▶ _The problem_
Exactly as they appear, reproduce the lines from the one holding "A ballot box" through the last line of the material below.

(Records for processing begins)

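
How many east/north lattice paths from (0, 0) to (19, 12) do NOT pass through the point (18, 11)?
Number of paths = 71925945

Total paths from (0, 0) to (19, 12): C(31, 19) = 141120525. Paths through (18, 11): (paths (0, 0) → (18, 11)) × (paths (18, 11) → (19, 12)) = C(29, 18) · C(2, 1) = 34597290 · 2 = 69194580. Avoidance count = 141120525 − 69194580 = 71925945.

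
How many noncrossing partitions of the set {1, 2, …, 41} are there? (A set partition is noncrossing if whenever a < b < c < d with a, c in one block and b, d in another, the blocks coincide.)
C_41 = 10113918591637898134020

These noncrossing partitions are counted by the Catalan number C_n = (1/(n + 1)) · C(2n, n). For n = 41: C_41 = (1/42) · C(82, 41) = 424784580848791721628840/42 = 10113918591637898134020.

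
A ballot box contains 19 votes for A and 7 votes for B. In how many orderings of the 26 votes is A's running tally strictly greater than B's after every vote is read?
Strict-lead orderings = 303600

Total orderings of the 26 votes with 19 for A: C(26, 19) = 657800. By the Bertrand ballot formula (Cycle Lemma / reflection principle), the number of orderings in which A is strictly ahead of B throughout is (p − q)/(p + q) · C(p + q, p) = (19 − 7)/(19 + 7) · 657800 = 303600.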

(Records for processing ends)

▶ _Answer to this exercise_
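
A ballot box contains 19 votes for A and 7 votes for B. In how many orderings of the 26 votes is A's running tally strictly greater than B's after every vote is read?
Strict-lead orderings = 303600

Total orderings of the 26 votes with 19 for A: C(26, 19) = 657800. By the Bertrand ballot formula (Cycle Lemma / reflection principle), the number of orderings in which A is strictly ahead of B throughout is (p − q)/(p + q) · C(p + q, p) = (19 − 7)/(19 + 7) · 657800 = 303600.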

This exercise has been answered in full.